## WHAT THE TASK ASKS
Tally how many lines in this material contain the word "voltage", and reply only with the count.

## DATA EXTRACT

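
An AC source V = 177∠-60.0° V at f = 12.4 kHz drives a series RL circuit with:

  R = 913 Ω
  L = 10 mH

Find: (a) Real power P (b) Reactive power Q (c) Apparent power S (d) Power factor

Step 1 — Angular frequency: ω = 2π·f = 2π·1.24e+04 = 7.791e+04 rad/s.
Step 2 — Component impedances:
  R: Z = R = 913 Ω
  L: Z = jωL = j·7.791e+04·0.01 = 0 + j779.1 Ω
Step 3 — Series combination: Z_total = R + L = 913 + j779.1 Ω = 1200∠40.5° Ω.
Step 4 — Source phasor: V = 177∠-60.0° V = 88.5 - j153.3 V.
Step 5 — Current: I = V / Z = -0.02681 - j0.145 A = 0.1475∠-100.5° A.
Step 6 — Complex power: S = V·I* = 19.86 + j16.94 VA.
Step 7 — Real power: P = Re(S) = 19.86 W.
Step 8 — Reactive power: Q = Im(S) = 16.94 VAR.
Step 9 — Apparent power: |S| = 26.1 VA.
Step 10 — Power factor: PF = P/|S| = 0.7607 (lagging).

(a) P = 19.86 W  (b) Q = 16.94 VAR  (c) S = 26.1 VA  (d) PF = 0.7607 (lagging)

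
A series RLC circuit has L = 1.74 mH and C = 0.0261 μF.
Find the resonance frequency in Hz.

Step 1 — Resonance condition Im(Z)=0 gives ω₀ = 1/√(LC).
Step 2 — ω₀ = 1/√(0.00174·2.61e-08) = 1.484e+05 rad/s.
Step 3 — f₀ = ω₀/(2π) = 2.362e+04 Hz.

f₀ = 2.362e+04 Hz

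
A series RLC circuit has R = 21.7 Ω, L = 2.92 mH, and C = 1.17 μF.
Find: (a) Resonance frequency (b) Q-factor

Step 1 — Resonance condition Im(Z)=0 gives ω₀ = 1/√(LC).
Step 2 — ω₀ = 1/√(0.00292·1.17e-06) = 1.711e+04 rad/s.
Step 3 — f₀ = ω₀/(2π) = 2723 Hz.
Step 4 — Series Q: Q = ω₀L/R = 1.711e+04·0.00292/21.7 = 2.302.

(a) f₀ = 2723 Hz  (b) Q = 2.302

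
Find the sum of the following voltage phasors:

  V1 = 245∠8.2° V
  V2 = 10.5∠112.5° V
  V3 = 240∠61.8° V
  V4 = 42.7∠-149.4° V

Step 1 — Convert each phasor to rectangular form:
  V1 = 245·(cos(8.2°) + j·sin(8.2°)) = 242.5 + j34.94 V
  V2 = 10.5·(cos(112.5°) + j·sin(112.5°)) = -4.018 + j9.701 V
  V3 = 240·(cos(61.8°) + j·sin(61.8°)) = 113.4 + j211.5 V
  V4 = 42.7·(cos(-149.4°) + j·sin(-149.4°)) = -36.75 - j21.74 V
Step 2 — Sum components: V_total = 315.1 + j234.4 V.
Step 3 — Convert to polar: |V_total| = 392.8 V, ∠V_total = 36.6°.

V_total = 392.8∠36.6° V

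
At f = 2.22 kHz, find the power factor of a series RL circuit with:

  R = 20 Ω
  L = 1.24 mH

Step 1 — Angular frequency: ω = 2π·f = 2π·2220 = 1.395e+04 rad/s.
Step 2 — Component impedances:
  R: Z = R = 20 Ω
  L: Z = jωL = j·1.395e+04·0.00124 = 0 + j17.3 Ω
Step 3 — Series combination: Z_total = R + L = 20 + j17.3 Ω = 26.44∠40.9° Ω.
Step 4 — Power factor: PF = cos(φ) = Re(Z)/|Z| = 20/26.44 = 0.7564.
Step 5 — Type: Im(Z) = 17.3 ⇒ lagging (phase φ = 40.9°).

PF = 0.7564 (lagging, φ = 40.9°)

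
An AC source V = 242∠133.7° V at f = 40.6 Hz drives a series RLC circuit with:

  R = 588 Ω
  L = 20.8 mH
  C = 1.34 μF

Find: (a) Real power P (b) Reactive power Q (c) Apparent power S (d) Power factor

Step 1 — Angular frequency: ω = 2π·f = 2π·40.6 = 255.1 rad/s.
Step 2 — Component impedances:
  R: Z = R = 588 Ω
  L: Z = jωL = j·255.1·0.0208 = 0 + j5.306 Ω
  C: Z = 1/(jωC) = -j/(ω·C) = 0 - j2925 Ω
Step 3 — Series combination: Z_total = R + L + C = 588 - j2920 Ω = 2979∠-78.6° Ω.
Step 4 — Source phasor: V = 242∠133.7° V = -167.2 + j175 V.
Step 5 — Current: I = V / Z = -0.06866 - j0.04343 A = 0.08124∠-147.7° A.
Step 6 — Complex power: S = V·I* = 3.881 - j19.27 VA.
Step 7 — Real power: P = Re(S) = 3.881 W.
Step 8 — Reactive power: Q = Im(S) = -19.27 VAR.
Step 9 — Apparent power: |S| = 19.66 VA.
Step 10 — Power factor: PF = P/|S| = 0.1974 (leading).

(a) P = 3.881 W  (b) Q = -19.27 VAR  (c) S = 19.66 VA  (d) PF = 0.1974 (leading)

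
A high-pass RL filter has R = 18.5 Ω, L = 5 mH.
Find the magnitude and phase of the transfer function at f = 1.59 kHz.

Step 1 — Angular frequency: ω = 2π·1590 = 9990 rad/s.
Step 2 — Transfer function: H(jω) = jωL/(R + jωL).
Step 3 — Numerator jωL = j·49.95; denominator R + jωL = 18.5 + j49.95.
Step 4 — H = 0.8794 + j0.3257.
Step 5 — Magnitude: |H| = 0.9378 (-0.6 dB); phase: φ = 20.3°.

|H| = 0.9378 (-0.6 dB), φ = 20.3°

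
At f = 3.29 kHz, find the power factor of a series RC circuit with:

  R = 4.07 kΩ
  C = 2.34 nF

Step 1 — Angular frequency: ω = 2π·f = 2π·3290 = 2.067e+04 rad/s.
Step 2 — Component impedances:
  R: Z = R = 4070 Ω
  C: Z = 1/(jωC) = -j/(ω·C) = 0 - j2.067e+04 Ω
Step 3 — Series combination: Z_total = R + C = 4070 - j2.067e+04 Ω = 2.107e+04∠-78.9° Ω.
Step 4 — Power factor: PF = cos(φ) = Re(Z)/|Z| = 4070/2.107e+04 = 0.1932.
Step 5 — Type: Im(Z) = -2.067e+04 ⇒ leading (phase φ = -78.9°).

PF = 0.1932 (leading, φ = -78.9°)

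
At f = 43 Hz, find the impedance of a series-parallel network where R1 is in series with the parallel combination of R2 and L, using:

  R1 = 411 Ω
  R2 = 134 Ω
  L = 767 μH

Step 1 — Angular frequency: ω = 2π·f = 2π·43 = 270.2 rad/s.
Step 2 — Component impedances:
  R1: Z = R = 411 Ω
  R2: Z = R = 134 Ω
  L: Z = jωL = j·270.2·0.000767 = 0 + j0.2072 Ω
Step 3 — Parallel branch: R2 || L = 1/(1/R2 + 1/L) = 0.0003205 + j0.2072 Ω.
Step 4 — Series with R1: Z_total = R1 + (R2 || L) = 411 + j0.2072 Ω = 411∠0.0° Ω.

Z = 411 + j0.2072 Ω = 411∠0.0° Ω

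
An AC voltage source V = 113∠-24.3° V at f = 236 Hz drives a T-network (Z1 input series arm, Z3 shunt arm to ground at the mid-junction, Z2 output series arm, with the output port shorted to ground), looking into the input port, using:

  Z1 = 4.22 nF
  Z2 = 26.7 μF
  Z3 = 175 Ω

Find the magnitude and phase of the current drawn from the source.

Step 1 — Angular frequency: ω = 2π·f = 2π·236 = 1483 rad/s.
Step 2 — Component impedances:
  Z1: Z = 1/(jωC) = -j/(ω·C) = 0 - j1.598e+05 Ω
  Z2: Z = 1/(jωC) = -j/(ω·C) = 0 - j25.26 Ω
  Z3: Z = R = 175 Ω
Step 3 — With the output port shorted to ground, the output series arm Z2 runs from the junction to ground; the shunt arm Z3 also runs from the junction to ground. They appear in parallel: Z3 || Z2 = 3.571 - j24.74 Ω.
Step 4 — Series with input arm Z1: Z_in = Z1 + (Z3 || Z2) = 3.571 - j1.598e+05 Ω = 1.598e+05∠-90.0° Ω.
Step 5 — Source phasor: V = 113∠-24.3° V = 103 - j46.5 V.
Step 6 — Ohm's law: I = V / Z_total = (103 - j46.5) / (3.571 - j1.598e+05) = 0.000291 + j0.0006443 A.
Step 7 — Convert to polar: |I| = 0.000707 A, ∠I = 65.7°.

I = 0.000707∠65.7° A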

## RESULT OF THE TASK
2